Dataset excerpts
◆ ◆ ◆ ◆ ◆

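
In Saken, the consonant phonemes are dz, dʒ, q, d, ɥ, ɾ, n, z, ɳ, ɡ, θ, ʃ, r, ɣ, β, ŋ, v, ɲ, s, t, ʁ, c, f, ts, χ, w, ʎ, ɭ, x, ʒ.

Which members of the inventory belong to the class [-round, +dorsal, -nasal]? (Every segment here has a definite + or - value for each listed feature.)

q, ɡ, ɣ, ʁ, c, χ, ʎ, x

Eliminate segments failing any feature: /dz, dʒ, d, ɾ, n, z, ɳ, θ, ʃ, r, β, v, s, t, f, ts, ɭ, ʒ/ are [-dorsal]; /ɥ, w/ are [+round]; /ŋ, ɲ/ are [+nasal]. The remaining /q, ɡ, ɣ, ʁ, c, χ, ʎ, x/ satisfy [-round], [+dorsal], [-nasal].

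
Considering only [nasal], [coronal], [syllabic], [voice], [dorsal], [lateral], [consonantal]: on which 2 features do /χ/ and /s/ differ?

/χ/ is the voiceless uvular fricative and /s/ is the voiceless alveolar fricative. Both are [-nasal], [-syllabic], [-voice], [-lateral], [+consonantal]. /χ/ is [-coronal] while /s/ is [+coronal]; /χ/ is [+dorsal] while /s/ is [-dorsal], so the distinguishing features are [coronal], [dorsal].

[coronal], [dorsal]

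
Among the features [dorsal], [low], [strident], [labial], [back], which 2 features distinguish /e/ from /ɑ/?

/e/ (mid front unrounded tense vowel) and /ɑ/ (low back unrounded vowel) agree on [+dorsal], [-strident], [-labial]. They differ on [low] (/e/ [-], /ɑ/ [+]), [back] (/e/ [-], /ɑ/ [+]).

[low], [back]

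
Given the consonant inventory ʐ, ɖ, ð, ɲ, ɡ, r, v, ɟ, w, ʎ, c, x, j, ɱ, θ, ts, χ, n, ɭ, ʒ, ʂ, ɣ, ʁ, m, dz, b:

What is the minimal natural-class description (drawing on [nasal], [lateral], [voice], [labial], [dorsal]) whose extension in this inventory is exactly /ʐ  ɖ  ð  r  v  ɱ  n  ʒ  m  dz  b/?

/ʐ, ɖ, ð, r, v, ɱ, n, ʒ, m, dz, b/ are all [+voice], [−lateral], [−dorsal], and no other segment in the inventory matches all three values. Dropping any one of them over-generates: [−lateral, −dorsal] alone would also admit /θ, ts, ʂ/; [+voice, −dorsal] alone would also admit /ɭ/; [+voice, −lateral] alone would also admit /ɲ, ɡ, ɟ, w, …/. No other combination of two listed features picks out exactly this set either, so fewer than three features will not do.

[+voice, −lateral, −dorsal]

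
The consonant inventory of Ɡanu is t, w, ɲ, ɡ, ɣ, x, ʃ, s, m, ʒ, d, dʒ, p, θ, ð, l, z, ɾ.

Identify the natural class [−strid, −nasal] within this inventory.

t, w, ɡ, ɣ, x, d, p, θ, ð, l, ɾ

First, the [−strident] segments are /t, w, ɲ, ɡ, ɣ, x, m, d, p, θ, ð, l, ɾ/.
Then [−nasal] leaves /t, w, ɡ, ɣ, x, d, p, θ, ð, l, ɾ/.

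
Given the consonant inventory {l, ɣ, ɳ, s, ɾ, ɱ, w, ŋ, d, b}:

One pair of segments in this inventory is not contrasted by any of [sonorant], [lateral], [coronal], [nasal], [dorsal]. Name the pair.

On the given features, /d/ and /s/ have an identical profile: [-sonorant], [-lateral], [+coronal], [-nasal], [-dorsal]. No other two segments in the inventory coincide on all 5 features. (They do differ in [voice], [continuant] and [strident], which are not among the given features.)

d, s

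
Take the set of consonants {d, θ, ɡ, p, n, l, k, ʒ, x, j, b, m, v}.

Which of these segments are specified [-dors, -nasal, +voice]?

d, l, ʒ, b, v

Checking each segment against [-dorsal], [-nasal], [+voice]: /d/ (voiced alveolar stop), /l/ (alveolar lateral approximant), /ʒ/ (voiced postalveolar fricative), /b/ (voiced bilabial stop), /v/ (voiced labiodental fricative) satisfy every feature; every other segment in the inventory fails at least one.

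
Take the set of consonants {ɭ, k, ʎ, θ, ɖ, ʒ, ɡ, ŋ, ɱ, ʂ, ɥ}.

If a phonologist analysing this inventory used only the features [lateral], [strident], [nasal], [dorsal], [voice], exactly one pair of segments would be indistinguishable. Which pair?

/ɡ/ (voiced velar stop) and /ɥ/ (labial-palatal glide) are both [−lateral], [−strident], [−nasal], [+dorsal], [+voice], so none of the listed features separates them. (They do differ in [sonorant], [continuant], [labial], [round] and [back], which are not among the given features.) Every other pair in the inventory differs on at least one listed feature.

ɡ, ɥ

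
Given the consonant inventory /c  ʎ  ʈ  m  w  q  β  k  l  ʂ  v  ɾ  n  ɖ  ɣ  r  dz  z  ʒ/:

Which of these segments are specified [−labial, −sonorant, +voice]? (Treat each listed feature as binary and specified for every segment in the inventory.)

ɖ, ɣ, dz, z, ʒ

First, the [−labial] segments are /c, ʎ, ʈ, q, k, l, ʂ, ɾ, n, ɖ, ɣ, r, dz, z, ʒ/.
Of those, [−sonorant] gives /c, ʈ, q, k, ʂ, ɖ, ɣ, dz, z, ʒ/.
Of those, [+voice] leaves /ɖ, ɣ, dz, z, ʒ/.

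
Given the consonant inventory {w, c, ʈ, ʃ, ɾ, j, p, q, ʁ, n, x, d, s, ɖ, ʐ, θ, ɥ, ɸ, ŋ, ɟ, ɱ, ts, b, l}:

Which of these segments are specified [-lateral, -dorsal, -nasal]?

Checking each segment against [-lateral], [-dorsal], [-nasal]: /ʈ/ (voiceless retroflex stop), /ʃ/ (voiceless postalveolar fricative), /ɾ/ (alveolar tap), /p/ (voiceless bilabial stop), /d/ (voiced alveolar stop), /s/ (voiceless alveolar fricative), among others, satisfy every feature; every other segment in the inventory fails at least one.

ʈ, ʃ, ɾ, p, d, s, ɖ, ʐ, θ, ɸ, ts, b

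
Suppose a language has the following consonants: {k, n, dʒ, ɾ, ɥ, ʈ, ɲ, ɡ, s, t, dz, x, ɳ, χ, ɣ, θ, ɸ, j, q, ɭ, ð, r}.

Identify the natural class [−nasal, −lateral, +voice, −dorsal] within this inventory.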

◆ ◆ ◆ ◆ ◆

*Aim of the task*
Output every record above a second time, exactly.

*Response to this task*
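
In Saken, the consonant phonemes are dz, dʒ, q, d, ɥ, ɾ, n, z, ɳ, ɡ, θ, ʃ, r, ɣ, β, ŋ, v, ɲ, s, t, ʁ, c, f, ts, χ, w, ʎ, ɭ, x, ʒ.

Which members of the inventory belong to the class [-round, +dorsal, -nasal]? (Every segment here has a definite + or - value for each listed feature.)

q, ɡ, ɣ, ʁ, c, χ, ʎ, x

Eliminate segments failing any feature: /dz, dʒ, d, ɾ, n, z, ɳ, θ, ʃ, r, β, v, s, t, f, ts, ɭ, ʒ/ are [-dorsal]; /ɥ, w/ are [+round]; /ŋ, ɲ/ are [+nasal]. The remaining /q, ɡ, ɣ, ʁ, c, χ, ʎ, x/ satisfy [-round], [+dorsal], [-nasal].

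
Considering only [nasal], [coronal], [syllabic], [voice], [dorsal], [lateral], [consonantal]: on which 2 features do /χ/ and /s/ differ?

/χ/ is the voiceless uvular fricative and /s/ is the voiceless alveolar fricative. Both are [-nasal], [-syllabic], [-voice], [-lateral], [+consonantal]. /χ/ is [-coronal] while /s/ is [+coronal]; /χ/ is [+dorsal] while /s/ is [-dorsal], so the distinguishing features are [coronal], [dorsal].

[coronal], [dorsal]

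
Among the features [dorsal], [low], [strident], [labial], [back], which 2 features distinguish /e/ from /ɑ/?

/e/ (mid front unrounded tense vowel) and /ɑ/ (low back unrounded vowel) agree on [+dorsal], [-strident], [-labial]. They differ on [low] (/e/ [-], /ɑ/ [+]), [back] (/e/ [-], /ɑ/ [+]).

[low], [back]

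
Given the consonant inventory ʐ, ɖ, ð, ɲ, ɡ, r, v, ɟ, w, ʎ, c, x, j, ɱ, θ, ts, χ, n, ɭ, ʒ, ʂ, ɣ, ʁ, m, dz, b:

What is the minimal natural-class description (drawing on [nasal], [lateral], [voice], [labial], [dorsal]) whose extension in this inventory is exactly /ʐ  ɖ  ð  r  v  ɱ  n  ʒ  m  dz  b/?

/ʐ, ɖ, ð, r, v, ɱ, n, ʒ, m, dz, b/ are all [+voice], [−lateral], [−dorsal], and no other segment in the inventory matches all three values. Dropping any one of them over-generates: [−lateral, −dorsal] alone would also admit /θ, ts, ʂ/; [+voice, −dorsal] alone would also admit /ɭ/; [+voice, −lateral] alone would also admit /ɲ, ɡ, ɟ, w, …/. No other combination of two listed features picks out exactly this set either, so fewer than three features will not do.

[+voice, −lateral, −dorsal]

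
The consonant inventory of Ɡanu is t, w, ɲ, ɡ, ɣ, x, ʃ, s, m, ʒ, d, dʒ, p, θ, ð, l, z, ɾ.

Identify the natural class [−strid, −nasal] within this inventory.

t, w, ɡ, ɣ, x, d, p, θ, ð, l, ɾ

First, the [−strident] segments are /t, w, ɲ, ɡ, ɣ, x, m, d, p, θ, ð, l, ɾ/.
Then [−nasal] leaves /t, w, ɡ, ɣ, x, d, p, θ, ð, l, ɾ/.

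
Given the consonant inventory {l, ɣ, ɳ, s, ɾ, ɱ, w, ŋ, d, b}:

One pair of segments in this inventory is not contrasted by any of [sonorant], [lateral], [coronal], [nasal], [dorsal]. Name the pair.

On the given features, /d/ and /s/ have an identical profile: [-sonorant], [-lateral], [+coronal], [-nasal], [-dorsal]. No other two segments in the inventory coincide on all 5 features. (They do differ in [voice], [continuant] and [strident], which are not among the given features.)

d, s

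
Take the set of consonants {d, θ, ɡ, p, n, l, k, ʒ, x, j, b, m, v}.

Which of these segments are specified [-dors, -nasal, +voice]?

d, l, ʒ, b, v

Checking each segment against [-dorsal], [-nasal], [+voice]: /d/ (voiced alveolar stop), /l/ (alveolar lateral approximant), /ʒ/ (voiced postalveolar fricative), /b/ (voiced bilabial stop), /v/ (voiced labiodental fricative) satisfy every feature; every other segment in the inventory fails at least one.

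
Take the set of consonants {ɭ, k, ʎ, θ, ɖ, ʒ, ɡ, ŋ, ɱ, ʂ, ɥ}.

If a phonologist analysing this inventory used only the features [lateral], [strident], [nasal], [dorsal], [voice], exactly one pair of segments would be indistinguishable. Which pair?

/ɡ/ (voiced velar stop) and /ɥ/ (labial-palatal glide) are both [−lateral], [−strident], [−nasal], [+dorsal], [+voice], so none of the listed features separates them. (They do differ in [sonorant], [continuant], [labial], [round] and [back], which are not among the given features.) Every other pair in the inventory differs on at least one listed feature.

ɡ, ɥ

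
Given the consonant inventory /c  ʎ  ʈ  m  w  q  β  k  l  ʂ  v  ɾ  n  ɖ  ɣ  r  dz  z  ʒ/:

Which of these segments are specified [−labial, −sonorant, +voice]? (Treat each listed feature as binary and specified for every segment in the inventory.)

ɖ, ɣ, dz, z, ʒ

First, the [−labial] segments are /c, ʎ, ʈ, q, k, l, ʂ, ɾ, n, ɖ, ɣ, r, dz, z, ʒ/.
Of those, [−sonorant] gives /c, ʈ, q, k, ʂ, ɖ, ɣ, dz, z, ʒ/.
Of those, [+voice] leaves /ɖ, ɣ, dz, z, ʒ/.

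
Given the consonant inventory {w, c, ʈ, ʃ, ɾ, j, p, q, ʁ, n, x, d, s, ɖ, ʐ, θ, ɥ, ɸ, ŋ, ɟ, ɱ, ts, b, l}:

Which of these segments are specified [-lateral, -dorsal, -nasal]?

Checking each segment against [-lateral], [-dorsal], [-nasal]: /ʈ/ (voiceless retroflex stop), /ʃ/ (voiceless postalveolar fricative), /ɾ/ (alveolar tap), /p/ (voiceless bilabial stop), /d/ (voiced alveolar stop), /s/ (voiceless alveolar fricative), among others, satisfy every feature; every other segment in the inventory fails at least one.

ʈ, ʃ, ɾ, p, d, s, ɖ, ʐ, θ, ɸ, ts, b

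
Suppose a language has the following consonants: {k, n, dʒ, ɾ, ɥ, ʈ, ɲ, ɡ, s, t, dz, x, ɳ, χ, ɣ, θ, ɸ, j, q, ɭ, ð, r}.

Identify the natural class [−nasal, −lateral, +voice, −dorsal] within this inventory.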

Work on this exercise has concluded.